To do | Two lines below mark the span: the one containing "Let N = 10. What is ((10*7)*N)*1417 + 475?" and the one containing "Answer: 933/7 ≈ 133.29". Set down both, plus every line between, exactly as they stand, and nothing else.

Task material below:

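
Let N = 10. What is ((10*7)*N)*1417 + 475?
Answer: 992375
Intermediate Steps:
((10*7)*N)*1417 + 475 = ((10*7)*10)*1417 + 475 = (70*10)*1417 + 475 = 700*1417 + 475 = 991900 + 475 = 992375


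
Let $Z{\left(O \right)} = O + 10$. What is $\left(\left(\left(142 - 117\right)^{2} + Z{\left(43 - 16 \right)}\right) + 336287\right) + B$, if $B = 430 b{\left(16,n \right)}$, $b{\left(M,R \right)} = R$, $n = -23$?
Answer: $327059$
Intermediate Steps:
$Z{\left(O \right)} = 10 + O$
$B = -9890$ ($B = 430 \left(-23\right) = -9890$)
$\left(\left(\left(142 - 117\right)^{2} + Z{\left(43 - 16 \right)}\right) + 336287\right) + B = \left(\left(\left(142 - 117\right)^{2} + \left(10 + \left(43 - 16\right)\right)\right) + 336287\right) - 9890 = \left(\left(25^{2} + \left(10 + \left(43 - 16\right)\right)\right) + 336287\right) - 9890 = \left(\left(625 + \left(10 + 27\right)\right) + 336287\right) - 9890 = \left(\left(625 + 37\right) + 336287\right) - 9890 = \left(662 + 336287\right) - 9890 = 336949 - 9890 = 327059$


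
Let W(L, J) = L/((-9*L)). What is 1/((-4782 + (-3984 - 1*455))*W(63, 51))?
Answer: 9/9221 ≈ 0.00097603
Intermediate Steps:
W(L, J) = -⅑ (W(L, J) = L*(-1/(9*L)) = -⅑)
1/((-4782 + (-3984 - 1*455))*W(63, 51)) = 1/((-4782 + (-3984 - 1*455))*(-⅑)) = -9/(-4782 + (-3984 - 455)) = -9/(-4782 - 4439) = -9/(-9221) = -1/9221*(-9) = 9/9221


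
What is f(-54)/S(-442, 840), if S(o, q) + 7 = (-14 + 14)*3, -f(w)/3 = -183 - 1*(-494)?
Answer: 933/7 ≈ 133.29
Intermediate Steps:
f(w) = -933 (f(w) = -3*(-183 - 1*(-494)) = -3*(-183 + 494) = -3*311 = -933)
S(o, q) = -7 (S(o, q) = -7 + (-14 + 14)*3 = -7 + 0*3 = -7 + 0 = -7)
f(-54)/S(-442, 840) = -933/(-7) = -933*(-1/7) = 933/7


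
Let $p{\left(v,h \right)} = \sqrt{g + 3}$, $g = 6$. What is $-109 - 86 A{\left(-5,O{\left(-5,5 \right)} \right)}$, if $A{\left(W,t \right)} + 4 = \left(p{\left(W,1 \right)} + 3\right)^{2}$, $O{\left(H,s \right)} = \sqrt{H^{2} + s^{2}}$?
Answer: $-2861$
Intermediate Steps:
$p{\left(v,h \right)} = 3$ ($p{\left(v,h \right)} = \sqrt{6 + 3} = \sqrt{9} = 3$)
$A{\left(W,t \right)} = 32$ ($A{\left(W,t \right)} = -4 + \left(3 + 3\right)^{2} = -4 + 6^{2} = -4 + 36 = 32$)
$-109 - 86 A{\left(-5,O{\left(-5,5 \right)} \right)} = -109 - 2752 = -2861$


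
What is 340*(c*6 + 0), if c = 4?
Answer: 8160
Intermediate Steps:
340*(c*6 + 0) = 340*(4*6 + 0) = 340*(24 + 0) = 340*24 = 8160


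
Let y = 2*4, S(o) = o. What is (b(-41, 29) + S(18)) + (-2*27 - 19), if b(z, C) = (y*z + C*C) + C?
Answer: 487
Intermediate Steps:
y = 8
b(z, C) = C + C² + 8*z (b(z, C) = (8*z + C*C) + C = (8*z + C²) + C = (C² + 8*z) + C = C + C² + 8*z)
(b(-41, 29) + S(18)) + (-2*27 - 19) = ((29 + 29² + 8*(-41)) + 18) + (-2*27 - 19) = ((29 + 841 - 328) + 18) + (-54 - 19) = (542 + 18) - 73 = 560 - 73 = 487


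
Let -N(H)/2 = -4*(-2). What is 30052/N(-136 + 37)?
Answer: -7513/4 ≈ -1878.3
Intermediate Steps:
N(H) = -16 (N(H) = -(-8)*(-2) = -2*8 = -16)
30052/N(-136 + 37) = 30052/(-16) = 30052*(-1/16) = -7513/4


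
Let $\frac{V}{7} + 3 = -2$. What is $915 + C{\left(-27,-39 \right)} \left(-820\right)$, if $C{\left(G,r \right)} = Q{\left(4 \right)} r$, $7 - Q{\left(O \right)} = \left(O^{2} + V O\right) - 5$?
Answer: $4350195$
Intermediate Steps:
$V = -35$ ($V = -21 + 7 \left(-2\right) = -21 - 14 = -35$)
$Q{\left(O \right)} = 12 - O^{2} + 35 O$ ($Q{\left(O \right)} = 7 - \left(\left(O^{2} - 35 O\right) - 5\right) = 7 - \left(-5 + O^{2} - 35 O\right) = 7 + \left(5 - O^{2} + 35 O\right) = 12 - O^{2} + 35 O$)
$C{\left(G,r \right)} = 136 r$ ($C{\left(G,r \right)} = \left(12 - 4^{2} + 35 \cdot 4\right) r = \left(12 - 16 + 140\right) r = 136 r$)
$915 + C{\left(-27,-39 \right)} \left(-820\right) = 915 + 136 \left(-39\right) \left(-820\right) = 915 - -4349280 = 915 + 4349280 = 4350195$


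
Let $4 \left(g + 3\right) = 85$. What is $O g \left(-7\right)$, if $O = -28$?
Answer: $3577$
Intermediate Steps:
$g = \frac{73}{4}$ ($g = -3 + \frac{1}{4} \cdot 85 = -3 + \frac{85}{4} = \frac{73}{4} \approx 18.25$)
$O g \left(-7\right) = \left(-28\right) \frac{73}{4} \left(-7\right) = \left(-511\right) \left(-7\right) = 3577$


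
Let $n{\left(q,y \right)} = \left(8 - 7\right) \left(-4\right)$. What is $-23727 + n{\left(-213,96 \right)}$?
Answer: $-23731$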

End of Task material.
Task material below:

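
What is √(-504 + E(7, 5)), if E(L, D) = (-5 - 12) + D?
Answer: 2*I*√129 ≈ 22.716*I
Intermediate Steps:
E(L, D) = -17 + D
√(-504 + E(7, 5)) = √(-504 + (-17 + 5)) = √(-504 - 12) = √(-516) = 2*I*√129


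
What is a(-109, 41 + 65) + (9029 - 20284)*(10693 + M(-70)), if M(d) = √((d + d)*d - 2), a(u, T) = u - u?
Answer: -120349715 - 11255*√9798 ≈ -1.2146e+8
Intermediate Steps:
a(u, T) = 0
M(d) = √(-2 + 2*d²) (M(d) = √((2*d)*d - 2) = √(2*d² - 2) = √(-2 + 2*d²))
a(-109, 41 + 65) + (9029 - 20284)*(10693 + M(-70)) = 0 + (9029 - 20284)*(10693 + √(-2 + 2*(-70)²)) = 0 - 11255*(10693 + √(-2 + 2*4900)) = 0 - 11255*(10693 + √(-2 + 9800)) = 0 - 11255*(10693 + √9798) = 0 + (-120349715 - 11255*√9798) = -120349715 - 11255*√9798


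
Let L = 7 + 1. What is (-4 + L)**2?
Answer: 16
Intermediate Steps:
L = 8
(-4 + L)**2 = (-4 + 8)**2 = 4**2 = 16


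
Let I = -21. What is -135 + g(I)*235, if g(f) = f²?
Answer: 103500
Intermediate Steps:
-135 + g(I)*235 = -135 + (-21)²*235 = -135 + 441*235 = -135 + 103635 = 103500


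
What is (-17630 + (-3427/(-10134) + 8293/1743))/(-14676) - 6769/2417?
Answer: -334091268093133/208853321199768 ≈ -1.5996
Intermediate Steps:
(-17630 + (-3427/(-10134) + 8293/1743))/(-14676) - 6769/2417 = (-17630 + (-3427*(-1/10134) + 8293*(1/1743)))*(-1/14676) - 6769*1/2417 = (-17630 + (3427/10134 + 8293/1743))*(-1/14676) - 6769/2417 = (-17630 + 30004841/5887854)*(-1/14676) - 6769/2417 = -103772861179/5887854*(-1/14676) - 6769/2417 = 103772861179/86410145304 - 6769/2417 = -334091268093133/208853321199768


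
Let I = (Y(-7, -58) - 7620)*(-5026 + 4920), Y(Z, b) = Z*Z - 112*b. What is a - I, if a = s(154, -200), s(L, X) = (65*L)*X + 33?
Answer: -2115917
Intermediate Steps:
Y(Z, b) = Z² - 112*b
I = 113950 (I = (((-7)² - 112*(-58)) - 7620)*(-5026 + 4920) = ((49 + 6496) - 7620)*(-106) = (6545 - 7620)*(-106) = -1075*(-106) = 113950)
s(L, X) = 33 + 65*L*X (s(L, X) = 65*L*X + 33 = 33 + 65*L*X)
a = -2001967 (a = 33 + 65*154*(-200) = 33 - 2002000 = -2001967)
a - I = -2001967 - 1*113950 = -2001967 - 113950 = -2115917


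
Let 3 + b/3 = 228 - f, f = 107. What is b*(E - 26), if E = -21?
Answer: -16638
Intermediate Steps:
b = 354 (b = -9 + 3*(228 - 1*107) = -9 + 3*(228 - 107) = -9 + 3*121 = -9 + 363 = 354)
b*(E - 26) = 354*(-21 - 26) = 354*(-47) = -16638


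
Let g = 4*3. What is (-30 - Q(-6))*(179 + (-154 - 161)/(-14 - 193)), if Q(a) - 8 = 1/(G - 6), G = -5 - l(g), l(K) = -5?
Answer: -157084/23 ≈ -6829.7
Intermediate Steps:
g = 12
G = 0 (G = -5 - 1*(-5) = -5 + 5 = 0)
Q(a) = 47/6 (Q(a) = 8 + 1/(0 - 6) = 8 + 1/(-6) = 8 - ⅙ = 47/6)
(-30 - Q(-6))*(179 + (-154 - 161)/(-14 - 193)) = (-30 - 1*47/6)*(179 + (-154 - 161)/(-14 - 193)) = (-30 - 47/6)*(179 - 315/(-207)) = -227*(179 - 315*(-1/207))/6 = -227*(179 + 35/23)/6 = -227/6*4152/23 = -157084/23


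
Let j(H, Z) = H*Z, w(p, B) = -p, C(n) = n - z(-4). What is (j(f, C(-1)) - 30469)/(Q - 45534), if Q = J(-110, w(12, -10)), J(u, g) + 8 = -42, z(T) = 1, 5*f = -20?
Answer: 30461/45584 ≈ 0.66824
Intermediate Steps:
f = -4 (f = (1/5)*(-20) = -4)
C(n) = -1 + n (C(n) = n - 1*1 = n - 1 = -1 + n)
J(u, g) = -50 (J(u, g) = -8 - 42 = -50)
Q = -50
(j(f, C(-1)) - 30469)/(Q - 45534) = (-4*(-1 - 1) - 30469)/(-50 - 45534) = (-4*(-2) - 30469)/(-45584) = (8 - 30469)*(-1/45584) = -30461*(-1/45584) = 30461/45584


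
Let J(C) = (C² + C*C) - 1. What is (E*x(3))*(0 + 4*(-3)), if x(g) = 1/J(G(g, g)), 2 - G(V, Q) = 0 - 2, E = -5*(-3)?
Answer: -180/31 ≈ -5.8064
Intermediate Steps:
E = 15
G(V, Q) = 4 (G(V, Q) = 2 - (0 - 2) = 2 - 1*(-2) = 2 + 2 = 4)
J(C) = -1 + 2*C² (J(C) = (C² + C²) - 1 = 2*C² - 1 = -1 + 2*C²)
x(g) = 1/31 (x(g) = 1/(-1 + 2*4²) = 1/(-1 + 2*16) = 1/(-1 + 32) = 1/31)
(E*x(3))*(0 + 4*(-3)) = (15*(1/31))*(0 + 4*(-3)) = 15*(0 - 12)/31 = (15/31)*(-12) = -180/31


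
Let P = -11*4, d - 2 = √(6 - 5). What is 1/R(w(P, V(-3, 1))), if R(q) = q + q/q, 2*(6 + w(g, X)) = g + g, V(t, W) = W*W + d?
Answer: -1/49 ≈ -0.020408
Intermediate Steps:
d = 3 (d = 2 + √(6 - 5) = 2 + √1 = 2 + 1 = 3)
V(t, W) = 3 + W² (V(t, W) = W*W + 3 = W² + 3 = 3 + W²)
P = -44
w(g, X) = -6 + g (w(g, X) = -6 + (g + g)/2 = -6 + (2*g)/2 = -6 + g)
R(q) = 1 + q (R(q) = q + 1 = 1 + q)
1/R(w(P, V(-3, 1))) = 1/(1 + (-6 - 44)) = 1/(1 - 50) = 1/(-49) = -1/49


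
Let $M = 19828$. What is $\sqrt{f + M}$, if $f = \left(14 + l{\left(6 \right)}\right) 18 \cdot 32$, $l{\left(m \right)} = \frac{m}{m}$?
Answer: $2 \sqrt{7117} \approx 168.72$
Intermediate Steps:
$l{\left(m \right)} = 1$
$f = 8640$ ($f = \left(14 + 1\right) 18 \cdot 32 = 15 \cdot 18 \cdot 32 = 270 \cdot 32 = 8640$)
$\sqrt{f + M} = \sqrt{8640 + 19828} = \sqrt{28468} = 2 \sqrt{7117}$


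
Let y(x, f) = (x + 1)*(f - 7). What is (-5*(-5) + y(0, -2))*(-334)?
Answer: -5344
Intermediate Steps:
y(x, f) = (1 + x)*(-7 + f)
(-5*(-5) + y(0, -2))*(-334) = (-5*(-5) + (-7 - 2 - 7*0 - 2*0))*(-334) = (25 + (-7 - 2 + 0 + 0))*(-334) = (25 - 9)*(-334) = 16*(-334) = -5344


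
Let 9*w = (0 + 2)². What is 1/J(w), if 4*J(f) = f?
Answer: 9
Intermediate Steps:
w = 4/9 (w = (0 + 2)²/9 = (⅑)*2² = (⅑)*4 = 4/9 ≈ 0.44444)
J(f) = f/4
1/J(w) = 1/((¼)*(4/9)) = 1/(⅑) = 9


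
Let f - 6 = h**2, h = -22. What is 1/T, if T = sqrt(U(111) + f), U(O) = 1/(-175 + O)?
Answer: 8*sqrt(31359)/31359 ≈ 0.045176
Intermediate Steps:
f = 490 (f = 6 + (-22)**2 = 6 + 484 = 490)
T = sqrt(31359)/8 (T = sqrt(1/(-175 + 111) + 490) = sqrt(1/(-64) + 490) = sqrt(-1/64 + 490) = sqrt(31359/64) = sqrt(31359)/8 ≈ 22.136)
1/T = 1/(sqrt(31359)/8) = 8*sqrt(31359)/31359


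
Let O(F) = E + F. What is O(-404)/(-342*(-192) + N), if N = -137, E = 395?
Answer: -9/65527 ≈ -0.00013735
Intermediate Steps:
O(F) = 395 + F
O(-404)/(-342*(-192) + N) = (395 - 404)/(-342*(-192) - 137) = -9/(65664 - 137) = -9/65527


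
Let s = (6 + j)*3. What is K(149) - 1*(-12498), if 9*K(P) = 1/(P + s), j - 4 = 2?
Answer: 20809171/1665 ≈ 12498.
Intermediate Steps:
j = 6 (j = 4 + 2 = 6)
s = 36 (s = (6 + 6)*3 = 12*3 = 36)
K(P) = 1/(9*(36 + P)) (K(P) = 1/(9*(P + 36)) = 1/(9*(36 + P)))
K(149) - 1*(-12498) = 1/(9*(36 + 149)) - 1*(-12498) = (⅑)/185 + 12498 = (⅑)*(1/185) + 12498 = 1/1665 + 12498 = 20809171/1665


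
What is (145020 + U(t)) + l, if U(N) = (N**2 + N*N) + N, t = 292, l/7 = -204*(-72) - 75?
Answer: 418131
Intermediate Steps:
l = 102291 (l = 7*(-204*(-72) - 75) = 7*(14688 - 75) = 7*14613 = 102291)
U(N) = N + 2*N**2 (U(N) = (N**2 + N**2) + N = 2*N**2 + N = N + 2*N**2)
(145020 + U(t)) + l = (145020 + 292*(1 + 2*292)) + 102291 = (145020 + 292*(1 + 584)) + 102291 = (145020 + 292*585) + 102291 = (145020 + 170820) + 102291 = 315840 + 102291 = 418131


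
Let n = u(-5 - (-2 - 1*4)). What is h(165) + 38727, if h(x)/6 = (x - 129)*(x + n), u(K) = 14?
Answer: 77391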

End of Task material.
Task material below:

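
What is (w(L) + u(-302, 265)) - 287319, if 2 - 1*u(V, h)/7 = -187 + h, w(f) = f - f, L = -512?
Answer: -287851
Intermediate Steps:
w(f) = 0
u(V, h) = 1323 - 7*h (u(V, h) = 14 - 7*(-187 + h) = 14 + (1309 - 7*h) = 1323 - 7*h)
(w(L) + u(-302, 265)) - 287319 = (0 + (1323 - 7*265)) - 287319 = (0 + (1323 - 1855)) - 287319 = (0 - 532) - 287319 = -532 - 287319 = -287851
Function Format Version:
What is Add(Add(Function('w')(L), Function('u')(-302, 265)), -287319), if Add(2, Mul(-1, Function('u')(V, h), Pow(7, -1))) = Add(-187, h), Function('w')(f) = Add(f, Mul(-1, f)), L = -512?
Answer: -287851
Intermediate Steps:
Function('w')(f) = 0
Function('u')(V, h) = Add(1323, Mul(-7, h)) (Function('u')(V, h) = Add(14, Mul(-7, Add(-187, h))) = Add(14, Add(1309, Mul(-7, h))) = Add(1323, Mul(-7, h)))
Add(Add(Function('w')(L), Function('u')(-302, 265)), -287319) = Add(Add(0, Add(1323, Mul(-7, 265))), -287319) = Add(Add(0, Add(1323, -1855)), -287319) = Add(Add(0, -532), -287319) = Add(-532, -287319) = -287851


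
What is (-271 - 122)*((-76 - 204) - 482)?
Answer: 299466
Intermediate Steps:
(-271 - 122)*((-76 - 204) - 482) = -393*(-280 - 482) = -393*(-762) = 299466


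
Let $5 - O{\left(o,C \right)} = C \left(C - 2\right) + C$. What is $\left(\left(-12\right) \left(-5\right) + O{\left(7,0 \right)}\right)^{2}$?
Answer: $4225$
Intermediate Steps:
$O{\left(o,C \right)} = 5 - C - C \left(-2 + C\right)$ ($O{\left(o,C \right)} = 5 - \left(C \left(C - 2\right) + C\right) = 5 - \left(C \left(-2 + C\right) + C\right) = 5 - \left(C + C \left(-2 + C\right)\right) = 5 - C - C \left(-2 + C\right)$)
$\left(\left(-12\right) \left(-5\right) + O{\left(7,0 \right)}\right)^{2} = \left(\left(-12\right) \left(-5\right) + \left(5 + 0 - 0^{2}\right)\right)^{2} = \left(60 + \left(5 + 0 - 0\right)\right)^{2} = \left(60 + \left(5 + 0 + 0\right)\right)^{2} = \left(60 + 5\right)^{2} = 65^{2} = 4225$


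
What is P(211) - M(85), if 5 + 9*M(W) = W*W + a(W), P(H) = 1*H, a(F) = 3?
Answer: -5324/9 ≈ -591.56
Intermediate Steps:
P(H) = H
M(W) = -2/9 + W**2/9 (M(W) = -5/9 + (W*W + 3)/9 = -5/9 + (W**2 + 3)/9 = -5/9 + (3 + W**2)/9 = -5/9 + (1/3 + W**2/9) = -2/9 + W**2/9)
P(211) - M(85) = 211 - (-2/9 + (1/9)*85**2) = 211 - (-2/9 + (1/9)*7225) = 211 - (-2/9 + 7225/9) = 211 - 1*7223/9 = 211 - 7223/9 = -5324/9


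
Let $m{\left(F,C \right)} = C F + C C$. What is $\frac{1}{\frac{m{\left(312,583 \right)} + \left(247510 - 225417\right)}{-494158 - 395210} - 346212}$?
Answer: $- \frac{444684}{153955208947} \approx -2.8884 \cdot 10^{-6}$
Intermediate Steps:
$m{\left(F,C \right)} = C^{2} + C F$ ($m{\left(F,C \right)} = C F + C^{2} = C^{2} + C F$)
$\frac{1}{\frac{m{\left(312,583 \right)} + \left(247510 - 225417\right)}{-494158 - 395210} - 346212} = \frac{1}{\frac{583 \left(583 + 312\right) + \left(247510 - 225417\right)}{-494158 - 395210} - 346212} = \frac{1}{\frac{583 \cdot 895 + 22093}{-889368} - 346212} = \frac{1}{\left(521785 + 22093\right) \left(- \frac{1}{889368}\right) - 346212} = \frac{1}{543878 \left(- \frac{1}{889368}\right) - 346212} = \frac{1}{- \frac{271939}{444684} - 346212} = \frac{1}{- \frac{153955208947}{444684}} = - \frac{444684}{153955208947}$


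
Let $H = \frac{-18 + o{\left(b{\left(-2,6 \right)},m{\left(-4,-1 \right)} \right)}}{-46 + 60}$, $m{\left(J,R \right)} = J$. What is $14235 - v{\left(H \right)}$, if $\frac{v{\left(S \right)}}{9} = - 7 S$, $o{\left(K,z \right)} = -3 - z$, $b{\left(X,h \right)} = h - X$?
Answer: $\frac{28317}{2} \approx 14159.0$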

End of Task material.

The completed task |
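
Let N = 10. What is ((10*7)*N)*1417 + 475?
Answer: 992375
Intermediate Steps:
((10*7)*N)*1417 + 475 = ((10*7)*10)*1417 + 475 = (70*10)*1417 + 475 = 700*1417 + 475 = 991900 + 475 = 992375


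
Let $Z{\left(O \right)} = O + 10$. What is $\left(\left(\left(142 - 117\right)^{2} + Z{\left(43 - 16 \right)}\right) + 336287\right) + B$, if $B = 430 b{\left(16,n \right)}$, $b{\left(M,R \right)} = R$, $n = -23$?
Answer: $327059$
Intermediate Steps:
$Z{\left(O \right)} = 10 + O$
$B = -9890$ ($B = 430 \left(-23\right) = -9890$)
$\left(\left(\left(142 - 117\right)^{2} + Z{\left(43 - 16 \right)}\right) + 336287\right) + B = \left(\left(\left(142 - 117\right)^{2} + \left(10 + \left(43 - 16\right)\right)\right) + 336287\right) - 9890 = \left(\left(25^{2} + \left(10 + \left(43 - 16\right)\right)\right) + 336287\right) - 9890 = \left(\left(625 + \left(10 + 27\right)\right) + 336287\right) - 9890 = \left(\left(625 + 37\right) + 336287\right) - 9890 = \left(662 + 336287\right) - 9890 = 336949 - 9890 = 327059$


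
Let W(L, J) = L/((-9*L)). What is 1/((-4782 + (-3984 - 1*455))*W(63, 51))?
Answer: 9/9221 ≈ 0.00097603
Intermediate Steps:
W(L, J) = -⅑ (W(L, J) = L*(-1/(9*L)) = -⅑)
1/((-4782 + (-3984 - 1*455))*W(63, 51)) = 1/((-4782 + (-3984 - 1*455))*(-⅑)) = -9/(-4782 + (-3984 - 455)) = -9/(-4782 - 4439) = -9/(-9221) = -1/9221*(-9) = 9/9221


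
What is f(-54)/S(-442, 840), if S(o, q) + 7 = (-14 + 14)*3, -f(w)/3 = -183 - 1*(-494)?
Answer: 933/7 ≈ 133.29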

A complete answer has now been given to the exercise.